▸ **Exercise**: Search the entries for the word "associated" and pull out each line that has it.

Source data:
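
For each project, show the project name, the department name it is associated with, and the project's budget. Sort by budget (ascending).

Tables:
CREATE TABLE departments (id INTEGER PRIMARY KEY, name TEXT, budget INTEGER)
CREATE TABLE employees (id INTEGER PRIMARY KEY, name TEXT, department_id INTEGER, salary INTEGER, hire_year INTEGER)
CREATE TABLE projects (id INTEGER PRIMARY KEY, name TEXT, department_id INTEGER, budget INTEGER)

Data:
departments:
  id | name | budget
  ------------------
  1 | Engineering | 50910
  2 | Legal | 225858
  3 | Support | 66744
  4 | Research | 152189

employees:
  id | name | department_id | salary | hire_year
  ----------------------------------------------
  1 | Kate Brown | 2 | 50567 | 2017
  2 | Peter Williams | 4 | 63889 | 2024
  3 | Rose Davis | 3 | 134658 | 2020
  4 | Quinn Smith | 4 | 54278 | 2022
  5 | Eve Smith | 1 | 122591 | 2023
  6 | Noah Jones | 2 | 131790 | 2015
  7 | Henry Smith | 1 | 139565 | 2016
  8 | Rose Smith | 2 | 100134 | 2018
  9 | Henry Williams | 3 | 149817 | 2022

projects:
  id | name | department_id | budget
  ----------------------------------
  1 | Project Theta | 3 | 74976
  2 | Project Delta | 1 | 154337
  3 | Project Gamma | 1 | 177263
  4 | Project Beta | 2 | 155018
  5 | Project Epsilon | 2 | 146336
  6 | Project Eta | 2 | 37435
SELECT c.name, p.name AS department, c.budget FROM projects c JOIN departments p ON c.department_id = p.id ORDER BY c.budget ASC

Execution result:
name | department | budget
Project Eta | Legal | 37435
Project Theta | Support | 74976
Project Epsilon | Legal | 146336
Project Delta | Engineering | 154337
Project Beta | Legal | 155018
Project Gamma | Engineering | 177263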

==

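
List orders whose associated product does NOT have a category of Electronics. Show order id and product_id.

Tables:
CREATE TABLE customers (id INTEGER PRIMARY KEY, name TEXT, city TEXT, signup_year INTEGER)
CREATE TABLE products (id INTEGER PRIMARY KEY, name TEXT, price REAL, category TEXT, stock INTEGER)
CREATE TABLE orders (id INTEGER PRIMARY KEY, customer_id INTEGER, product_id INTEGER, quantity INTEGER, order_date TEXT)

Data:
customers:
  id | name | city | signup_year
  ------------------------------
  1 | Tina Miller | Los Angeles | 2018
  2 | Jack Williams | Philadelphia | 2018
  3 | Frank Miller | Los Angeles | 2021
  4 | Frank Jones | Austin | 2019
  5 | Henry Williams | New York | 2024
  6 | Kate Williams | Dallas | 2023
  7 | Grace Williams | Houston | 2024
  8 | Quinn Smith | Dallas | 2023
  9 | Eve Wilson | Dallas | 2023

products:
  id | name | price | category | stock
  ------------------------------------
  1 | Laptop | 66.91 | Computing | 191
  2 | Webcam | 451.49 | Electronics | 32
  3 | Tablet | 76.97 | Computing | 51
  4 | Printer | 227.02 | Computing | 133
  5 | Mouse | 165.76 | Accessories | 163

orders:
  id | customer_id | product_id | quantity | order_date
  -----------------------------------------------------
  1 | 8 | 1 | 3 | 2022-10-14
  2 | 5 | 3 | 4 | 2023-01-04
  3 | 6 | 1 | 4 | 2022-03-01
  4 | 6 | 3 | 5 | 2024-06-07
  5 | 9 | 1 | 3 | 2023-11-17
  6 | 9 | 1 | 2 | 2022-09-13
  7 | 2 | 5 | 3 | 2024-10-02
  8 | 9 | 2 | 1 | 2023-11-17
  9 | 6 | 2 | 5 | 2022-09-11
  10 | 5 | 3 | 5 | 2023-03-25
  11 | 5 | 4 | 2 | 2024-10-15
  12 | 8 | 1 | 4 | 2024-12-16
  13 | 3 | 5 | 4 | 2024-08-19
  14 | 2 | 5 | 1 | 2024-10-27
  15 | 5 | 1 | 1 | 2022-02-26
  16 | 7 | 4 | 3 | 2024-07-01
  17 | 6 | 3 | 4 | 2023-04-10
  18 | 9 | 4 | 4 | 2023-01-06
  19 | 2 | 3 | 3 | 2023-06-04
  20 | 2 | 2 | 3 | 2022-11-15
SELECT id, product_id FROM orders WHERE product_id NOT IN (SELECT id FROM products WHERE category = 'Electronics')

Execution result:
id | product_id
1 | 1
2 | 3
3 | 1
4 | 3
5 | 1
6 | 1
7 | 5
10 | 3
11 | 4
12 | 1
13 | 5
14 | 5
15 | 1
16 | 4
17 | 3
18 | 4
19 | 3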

▸ **Exercise response**:
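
For each project, show the project name, the department name it is associated with, and the project's budget. Sort by budget (ascending).
List orders whose associated product does NOT have a category of Electronics. Show order id and product_id.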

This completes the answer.